### WORK TASK
Restate word for word the lines beginning with the one that contains "In the reference" and ending at the bottom of the records below, both included.

### RECORDS SHOWN
[Start of section]

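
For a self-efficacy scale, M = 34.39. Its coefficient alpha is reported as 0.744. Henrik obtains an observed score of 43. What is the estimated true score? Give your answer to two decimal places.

Weight the observed score by reliability and the mean by (1 − reliability): T̂ = 0.744·43 + 0.256·34.39 = 31.992 + 8.80384 = 40.796.

40.80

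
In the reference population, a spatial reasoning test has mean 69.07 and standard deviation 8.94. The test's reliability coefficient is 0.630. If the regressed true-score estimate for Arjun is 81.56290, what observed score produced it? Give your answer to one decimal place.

T̂ = ρX + (1 − ρ)μ  ⇒  X = (T̂ − (1 − ρ)μ) / ρ
X = (81.56290 − 0.370 × 69.07) / 0.630 = (81.56290 − 25.55590) / 0.630 = 56.00700 / 0.630 = 88.900

88.9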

[End of section]

### ANSWER TO THE EXERCISE
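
In the reference population, a spatial reasoning test has mean 69.07 and standard deviation 8.94. The test's reliability coefficient is 0.630. If the regressed true-score estimate for Arjun is 81.56290, what observed score produced it? Give your answer to one decimal place.

T̂ = ρX + (1 − ρ)μ  ⇒  X = (T̂ − (1 − ρ)μ) / ρ
X = (81.56290 − 0.370 × 69.07) / 0.630 = (81.56290 − 25.55590) / 0.630 = 56.00700 / 0.630 = 88.900

88.9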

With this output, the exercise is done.